BEGIN Data provided

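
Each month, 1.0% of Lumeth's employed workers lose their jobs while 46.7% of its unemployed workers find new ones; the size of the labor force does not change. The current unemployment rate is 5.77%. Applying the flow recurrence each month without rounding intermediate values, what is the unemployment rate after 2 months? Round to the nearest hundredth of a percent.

With a fixed labor force, u_{t+1} = u_t + s·(1−u_t) − f·u_t = u_t·(1−s−f) + s.
Here 1−s−f = 0.523 and s = 0.010.
u_1 = 0.057700 × 0.523 + 0.010 = 0.040177.
u_2 = 0.040177 × 0.523 + 0.010 = 0.031013.

Unemployment rate after two months ≈ 3.10%.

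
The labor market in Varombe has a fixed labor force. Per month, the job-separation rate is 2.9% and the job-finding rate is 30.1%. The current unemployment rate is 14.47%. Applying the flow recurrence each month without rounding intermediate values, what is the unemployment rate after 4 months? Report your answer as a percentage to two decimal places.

Unemployment rate after four months ≈ 9.93%.

With a fixed labor force, u_{t+1} = u_t + s·(1−u_t) − f·u_t = u_t·(1−s−f) + s.
Here 1−s−f = 0.670 and s = 0.029.
u_1 = 0.144700 × 0.670 + 0.029 = 0.125949.
u_2 = 0.125949 × 0.670 + 0.029 = 0.113386.
u_3 = 0.113386 × 0.670 + 0.029 = 0.104969.
u_4 = 0.104969 × 0.670 + 0.029 = 0.099329.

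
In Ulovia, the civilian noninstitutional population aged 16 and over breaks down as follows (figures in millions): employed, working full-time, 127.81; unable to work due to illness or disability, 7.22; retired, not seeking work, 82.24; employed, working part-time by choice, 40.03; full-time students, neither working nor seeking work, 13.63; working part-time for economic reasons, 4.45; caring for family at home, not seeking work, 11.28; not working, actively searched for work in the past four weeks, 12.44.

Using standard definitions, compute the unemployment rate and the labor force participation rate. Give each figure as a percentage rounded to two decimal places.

Unemployment rate ≈ 6.73%; labor force participation rate ≈ 61.76%.

Employed = 127.81 + 40.03 + 4.45 = 172.29 million (anyone who worked, including part-time for economic reasons, counts as employed).
Unemployed = 12.44 million.
Labor force = 172.29 + 12.44 = 184.73 million.
Not in labor force = 7.22 + 82.24 + 13.63 + 11.28 = 114.37 million (those not working and not actively searching are outside the labor force).
Civilian working-age population = 184.73 + 114.37 = 299.10 million.
Unemployment rate = 12.44 / 184.73 = 6.73%.
Labor force participation rate = 184.73 / 299.10 = 61.76%.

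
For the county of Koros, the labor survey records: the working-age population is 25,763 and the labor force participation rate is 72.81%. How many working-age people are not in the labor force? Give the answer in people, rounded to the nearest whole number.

About 7,005 are not in the labor force.

Share not in the labor force = 1 − 0.7281 = 0.2719.
Not in labor force = 0.2719 × 25,763 ≈ 7,005.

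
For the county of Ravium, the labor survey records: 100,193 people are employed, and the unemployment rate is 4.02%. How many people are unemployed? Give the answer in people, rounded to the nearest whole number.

Let U be the number unemployed. The labor force is E + U, and U/(E+U) = 0.0402.
So U = 0.0402 × 100,193 / (1 − 0.0402) = 4027.76 / 0.9598 ≈ 4,196.

About 4,196 are unemployed.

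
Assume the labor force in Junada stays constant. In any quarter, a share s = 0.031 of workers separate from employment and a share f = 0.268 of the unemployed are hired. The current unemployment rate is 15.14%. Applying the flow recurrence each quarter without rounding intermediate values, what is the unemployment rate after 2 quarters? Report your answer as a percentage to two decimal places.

Unemployment rate after two quarters ≈ 12.71%.

With a fixed labor force, u_{t+1} = u_t + s·(1−u_t) − f·u_t = u_t·(1−s−f) + s.
Here 1−s−f = 0.701 and s = 0.031.
u_1 = 0.151400 × 0.701 + 0.031 = 0.137131.
u_2 = 0.137131 × 0.701 + 0.031 = 0.127129.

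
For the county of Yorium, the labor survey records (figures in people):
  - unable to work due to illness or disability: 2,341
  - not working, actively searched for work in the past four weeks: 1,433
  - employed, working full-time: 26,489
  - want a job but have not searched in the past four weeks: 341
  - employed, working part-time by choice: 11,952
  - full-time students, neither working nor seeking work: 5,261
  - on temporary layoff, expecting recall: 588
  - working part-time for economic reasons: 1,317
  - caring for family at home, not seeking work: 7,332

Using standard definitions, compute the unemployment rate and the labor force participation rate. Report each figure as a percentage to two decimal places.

Employed = 26,489 + 11,952 + 1,317 = 39,758 (anyone who worked, including part-time for economic reasons, counts as employed).
Unemployed = 1,433 + 588 = 2,021 (jobless and actively searching, or on temporary layoff).
Labor force = 39,758 + 2,021 = 41,779.
Not in labor force = 2,341 + 341 + 5,261 + 7,332 = 15,275 (those not working and not actively searching are outside the labor force — including those who want a job but have given up searching).
Civilian working-age population = 41,779 + 15,275 = 57,054.
Unemployment rate = 2,021 / 41,779 = 4.84%.
Labor force participation rate = 41,779 / 57,054 = 73.23%.

Unemployment rate ≈ 4.84%; labor force participation rate ≈ 73.23%.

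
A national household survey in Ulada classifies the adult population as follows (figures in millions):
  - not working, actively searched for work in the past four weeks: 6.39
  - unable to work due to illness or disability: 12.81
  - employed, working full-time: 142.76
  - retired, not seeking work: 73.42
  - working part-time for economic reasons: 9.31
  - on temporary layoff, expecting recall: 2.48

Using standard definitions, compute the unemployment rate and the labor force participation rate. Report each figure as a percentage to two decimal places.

Employed = 142.76 + 9.31 = 152.07 million (anyone who worked, including part-time for economic reasons, counts as employed).
Unemployed = 6.39 + 2.48 = 8.87 million (jobless and actively searching, or on temporary layoff).
Labor force = 152.07 + 8.87 = 160.94 million.
Not in labor force = 12.81 + 73.42 = 86.23 million (those not working and not actively searching are outside the labor force).
Civilian working-age population = 160.94 + 86.23 = 247.17 million.
Unemployment rate = 8.87 / 160.94 = 5.51%.
Labor force participation rate = 160.94 / 247.17 = 65.11%.

Unemployment rate ≈ 5.51%; labor force participation rate ≈ 65.11%.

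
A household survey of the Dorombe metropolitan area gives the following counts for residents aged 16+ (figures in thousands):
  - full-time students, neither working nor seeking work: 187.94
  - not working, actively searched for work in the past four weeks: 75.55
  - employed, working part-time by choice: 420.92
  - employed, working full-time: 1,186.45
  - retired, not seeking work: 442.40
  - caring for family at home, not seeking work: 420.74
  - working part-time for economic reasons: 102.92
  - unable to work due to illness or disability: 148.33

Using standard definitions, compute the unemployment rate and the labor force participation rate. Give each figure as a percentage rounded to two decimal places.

Employed = 420.92 + 1,186.45 + 102.92 = 1,710.29 thousand (anyone who worked, including part-time for economic reasons, counts as employed).
Unemployed = 75.55 thousand.
Labor force = 1,710.29 + 75.55 = 1,785.84 thousand.
Not in labor force = 187.94 + 442.40 + 420.74 + 148.33 = 1,199.41 thousand (those not working and not actively searching are outside the labor force).
Civilian working-age population = 1,785.84 + 1,199.41 = 2,985.25 thousand.
Unemployment rate = 75.55 / 1,785.84 = 4.23%.
Labor force participation rate = 1,785.84 / 2,985.25 = 59.82%.

Unemployment rate ≈ 4.23%; labor force participation rate ≈ 59.82%.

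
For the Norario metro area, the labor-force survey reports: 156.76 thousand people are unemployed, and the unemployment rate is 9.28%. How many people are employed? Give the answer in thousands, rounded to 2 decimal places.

About 1,532.46 thousand are employed.

Labor force = U / u = 156.76 / 0.0928 ≈ 1,689.22 thousand.
Employed = labor force − unemployed = 1,689.22 − 156.76 = 1,532.46 thousand.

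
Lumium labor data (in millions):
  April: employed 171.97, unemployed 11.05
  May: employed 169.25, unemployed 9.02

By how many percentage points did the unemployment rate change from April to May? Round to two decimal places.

April: labor force = 171.97 + 11.05 = 183.02; u = 11.05/183.02 = 6.04%.
May: labor force = 169.25 + 9.02 = 178.27; u = 9.02/178.27 = 5.06%.
Change = 5.06% − 6.04% = −0.98 pp.

The unemployment rate changed by −0.98 percentage points.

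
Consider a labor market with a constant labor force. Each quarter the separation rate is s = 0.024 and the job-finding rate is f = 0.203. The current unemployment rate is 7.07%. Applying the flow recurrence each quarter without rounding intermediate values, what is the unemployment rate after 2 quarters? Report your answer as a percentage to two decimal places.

Unemployment rate after two quarters ≈ 8.48%.

With a fixed labor force, u_{t+1} = u_t + s·(1−u_t) − f·u_t = u_t·(1−s−f) + s.
Here 1−s−f = 0.773 and s = 0.024.
u_1 = 0.070700 × 0.773 + 0.024 = 0.078651.
u_2 = 0.078651 × 0.773 + 0.024 = 0.084797.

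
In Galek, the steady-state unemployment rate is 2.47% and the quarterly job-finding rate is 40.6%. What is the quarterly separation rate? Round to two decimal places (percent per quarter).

From u* = s/(s+f): s = u·f/(1−u).
s = 0.0247 × 40.6 / (1 − 0.0247) = 1.0028 / 0.9753 ≈ 1.03% per quarter.

Separation rate ≈ 1.03% per quarter.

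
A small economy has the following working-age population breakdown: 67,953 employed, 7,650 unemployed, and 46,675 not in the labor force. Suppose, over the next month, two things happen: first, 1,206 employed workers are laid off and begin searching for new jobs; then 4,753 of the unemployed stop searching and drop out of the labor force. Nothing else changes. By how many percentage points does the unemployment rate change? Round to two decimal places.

The unemployment rate changes by −4.33 percentage points.

Initially, labor force = 67,953 + 7,650 = 75,603, so u = 7,650/75,603 = 10.12%.
After the first change, employed falls and unemployed rises by 1,206; labor force unchanged → E = 66,747, U = 8,856, labor force = 75,603.
After the second change, unemployed and labor force both fall by 4,753 → E = 66,747, U = 4,103, labor force = 70,850.
New unemployment rate = 4,103 / 70,850 = 5.79%.
Change = 5.79% − 10.12% = −4.33 percentage points.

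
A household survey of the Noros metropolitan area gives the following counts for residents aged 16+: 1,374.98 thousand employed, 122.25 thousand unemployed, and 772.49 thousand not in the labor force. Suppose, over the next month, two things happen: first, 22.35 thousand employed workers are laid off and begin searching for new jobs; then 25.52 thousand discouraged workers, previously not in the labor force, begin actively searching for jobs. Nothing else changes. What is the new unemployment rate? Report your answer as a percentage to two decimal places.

New unemployment rate ≈ 11.17%.

Initially, labor force = 1,374.98 + 122.25 = 1,497.23 thousand, so u = 122.25/1,497.23 = 8.17%.
After the first change, employed falls and unemployed rises by 22.35; labor force unchanged → E = 1,352.63, U = 144.60, labor force = 1,497.23 thousand.
After the second change, unemployed and labor force both rise by 25.52 → E = 1,352.63, U = 170.12, labor force = 1,522.75 thousand.
New unemployment rate = 170.12 / 1,522.75 = 11.17%.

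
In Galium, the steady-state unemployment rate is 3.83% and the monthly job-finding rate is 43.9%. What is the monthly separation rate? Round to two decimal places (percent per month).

From u* = s/(s+f): s = u·f/(1−u).
s = 0.0383 × 43.9 / (1 − 0.0383) = 1.6814 / 0.9617 ≈ 1.75% per month.

Separation rate ≈ 1.75% per month.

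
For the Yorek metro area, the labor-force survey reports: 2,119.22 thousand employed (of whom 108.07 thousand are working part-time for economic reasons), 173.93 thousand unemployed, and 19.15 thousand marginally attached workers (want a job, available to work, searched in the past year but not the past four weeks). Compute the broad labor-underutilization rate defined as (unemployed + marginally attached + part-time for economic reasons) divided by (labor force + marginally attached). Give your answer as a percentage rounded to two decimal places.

Labor force = 2,119.22 + 173.93 = 2,293.15 thousand.
Numerator = 173.93 + 19.15 + 108.07 = 301.15 thousand.
Denominator = 2,293.15 + 19.15 = 2,312.30 thousand.
Broad rate = 301.15 / 2,312.30 = 13.02%.

Broad underutilization rate ≈ 13.02%.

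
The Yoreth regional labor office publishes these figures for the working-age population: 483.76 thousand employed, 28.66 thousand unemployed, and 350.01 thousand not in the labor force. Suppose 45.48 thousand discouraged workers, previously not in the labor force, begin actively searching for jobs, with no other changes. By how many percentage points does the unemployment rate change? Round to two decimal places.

Initially, labor force = 483.76 + 28.66 = 512.42 thousand, so u = 28.66/512.42 = 5.59%.
After the change, unemployed and labor force both rise by 45.48 → E = 483.76, U = 74.14, labor force = 557.90 thousand.
New unemployment rate = 74.14 / 557.90 = 13.29%.
Change = 13.29% − 5.59% = +7.70 percentage points.

The unemployment rate changes by +7.70 percentage points.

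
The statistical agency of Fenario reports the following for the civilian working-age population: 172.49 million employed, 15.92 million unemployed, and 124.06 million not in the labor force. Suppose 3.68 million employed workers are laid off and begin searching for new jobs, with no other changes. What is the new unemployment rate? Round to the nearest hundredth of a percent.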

END Data provided

What is expected: Repeat the entries above verbatim, but only from the line that has "A national household" down to the line that has "- on temporary layoff, expecting recall: 2.48", inclusive.

Exercise answer:
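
A national household survey in Ulada classifies the adult population as follows (figures in millions):
  - not working, actively searched for work in the past four weeks: 6.39
  - unable to work due to illness or disability: 12.81
  - employed, working full-time: 142.76
  - retired, not seeking work: 73.42
  - working part-time for economic reasons: 9.31
  - on temporary layoff, expecting recall: 2.48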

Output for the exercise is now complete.